Restate each record exactly as it was written.

BEGIN Given information

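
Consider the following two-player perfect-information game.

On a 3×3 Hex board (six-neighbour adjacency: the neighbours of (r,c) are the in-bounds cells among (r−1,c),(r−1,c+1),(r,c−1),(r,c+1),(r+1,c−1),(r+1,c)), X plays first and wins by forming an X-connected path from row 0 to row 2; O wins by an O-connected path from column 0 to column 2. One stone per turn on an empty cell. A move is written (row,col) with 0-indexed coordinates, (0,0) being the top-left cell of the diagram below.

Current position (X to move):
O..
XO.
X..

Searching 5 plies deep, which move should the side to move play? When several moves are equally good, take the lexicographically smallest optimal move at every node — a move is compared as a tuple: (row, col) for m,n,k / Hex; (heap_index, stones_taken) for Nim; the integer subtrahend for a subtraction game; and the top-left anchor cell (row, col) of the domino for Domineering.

X's best at [O../XO./X..]: (0,1)

[O../XO./X..] X move#1: (0,1):+1/OX./XO./X..*, (0,2):+1/O.X/XO./X.., (1,2):+1/O../XOX/X.., (2,1):-1/O../XO./XX., (2,2):-1/O../XO./X.X
[OX./XO./X..] end (terminal -1, O#2); searched O../XO./X.. to 5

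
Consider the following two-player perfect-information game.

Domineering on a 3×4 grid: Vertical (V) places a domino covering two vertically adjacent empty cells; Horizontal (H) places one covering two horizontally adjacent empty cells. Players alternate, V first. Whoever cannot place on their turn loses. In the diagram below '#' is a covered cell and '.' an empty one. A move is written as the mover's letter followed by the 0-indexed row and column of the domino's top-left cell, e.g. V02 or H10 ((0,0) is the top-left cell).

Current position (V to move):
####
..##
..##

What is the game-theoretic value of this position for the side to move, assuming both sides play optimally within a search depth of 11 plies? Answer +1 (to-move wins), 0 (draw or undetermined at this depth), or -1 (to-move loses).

[####/..##/..##] V move#1: V10:+1/####/#.##/#.##*, V11:+1/####/.###/.###
[####/#.##/#.##] end (terminal -1, H#2); searched ####/..##/..## to 11

value(####/..##/..##, V) = +1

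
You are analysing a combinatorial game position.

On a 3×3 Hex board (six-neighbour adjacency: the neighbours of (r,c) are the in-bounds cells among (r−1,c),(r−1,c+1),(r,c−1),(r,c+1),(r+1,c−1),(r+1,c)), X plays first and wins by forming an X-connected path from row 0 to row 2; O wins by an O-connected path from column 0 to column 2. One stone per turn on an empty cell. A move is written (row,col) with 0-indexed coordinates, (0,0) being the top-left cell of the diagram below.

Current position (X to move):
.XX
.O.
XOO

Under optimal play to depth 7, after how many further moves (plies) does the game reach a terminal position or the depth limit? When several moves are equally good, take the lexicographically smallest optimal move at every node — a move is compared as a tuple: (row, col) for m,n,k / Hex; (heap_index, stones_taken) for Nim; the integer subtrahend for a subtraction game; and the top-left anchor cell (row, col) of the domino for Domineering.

p1 X@[.XX/.O./XOO]: (0,0)[XXX/.O./XOO]-1 (1,0)[.XX/XO./XOO]+1* (1,2)[.XX/.OX/XOO]-1
p2 O@[.XX/XO./XOO] terminal -1; root [.XX/.O./XOO] d7

PV length from [.XX/.O./XOO]: 1 ply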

END Given information

▸ **Finished exercise**
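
Consider the following two-player perfect-information game.

On a 3×3 Hex board (six-neighbour adjacency: the neighbours of (r,c) are the in-bounds cells among (r−1,c),(r−1,c+1),(r,c−1),(r,c+1),(r+1,c−1),(r+1,c)), X plays first and wins by forming an X-connected path from row 0 to row 2; O wins by an O-connected path from column 0 to column 2. One stone per turn on an empty cell. A move is written (row,col) with 0-indexed coordinates, (0,0) being the top-left cell of the diagram below.

Current position (X to move):
O..
XO.
X..

Searching 5 plies deep, which move should the side to move play? When several moves are equally good, take the lexicographically smallest optimal move at every node — a move is compared as a tuple: (row, col) for m,n,k / Hex; (heap_index, stones_taken) for Nim; the integer subtrahend for a subtraction game; and the top-left anchor cell (row, col) of the domino for Domineering.

X's best at [O../XO./X..]: (0,1)

[O../XO./X..] X move#1: (0,1):+1/OX./XO./X..*, (0,2):+1/O.X/XO./X.., (1,2):+1/O../XOX/X.., (2,1):-1/O../XO./XX., (2,2):-1/O../XO./X.X
[OX./XO./X..] end (terminal -1, O#2); searched O../XO./X.. to 5

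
Consider the following two-player perfect-information game.

Domineering on a 3×4 grid: Vertical (V) places a domino covering two vertically adjacent empty cells; Horizontal (H) places one covering two horizontally adjacent empty cells. Players alternate, V first. Whoever cannot place on their turn loses. In the diagram below '#' is a covered cell and '.' an empty one. A move is written as the mover's letter followed by the 0-indexed row and column of the domino's top-left cell, e.g. V02 or H10 ((0,0) is the top-left cell).

Current position (V to move):
####
..##
..##

What is the game-theoretic value of this position for the side to move, assuming both sides play optimally within a search depth of 11 plies? Answer +1 (to-move wins), 0 (draw or undetermined at this depth), or -1 (to-move loses).

[####/..##/..##] V move#1: V10:+1/####/#.##/#.##*, V11:+1/####/.###/.###
[####/#.##/#.##] end (terminal -1, H#2); searched ####/..##/..## to 11

value(####/..##/..##, V) = +1

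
You are analysing a combinatorial game position.

On a 3×3 Hex board (six-neighbour adjacency: the neighbours of (r,c) are the in-bounds cells among (r−1,c),(r−1,c+1),(r,c−1),(r,c+1),(r+1,c−1),(r+1,c)), X plays first and wins by forming an X-connected path from row 0 to row 2; O wins by an O-connected path from column 0 to column 2. One stone per turn on an empty cell. A move is written (row,col) with 0-indexed coordinates, (0,0) being the top-left cell of the diagram below.

Current position (X to move):
.XX
.O.
XOO

Under optimal play to depth 7, after how many further moves (plies) does the game reach a terminal position or the depth limit? When several moves are equally good, take the lexicographically smallest optimal move at every node — a move is compared as a tuple: (row, col) for m,n,k / Hex; (heap_index, stones_taken) for Nim; the integer subtrahend for a subtraction game; and the top-left anchor cell (row, col) of the domino for Domineering.

p1 X@[.XX/.O./XOO]: (0,0)[XXX/.O./XOO]-1 (1,0)[.XX/XO./XOO]+1* (1,2)[.XX/.OX/XOO]-1
p2 O@[.XX/XO./XOO] terminal -1; root [.XX/.O./XOO] d7

PV length from [.XX/.O./XOO]: 1 ply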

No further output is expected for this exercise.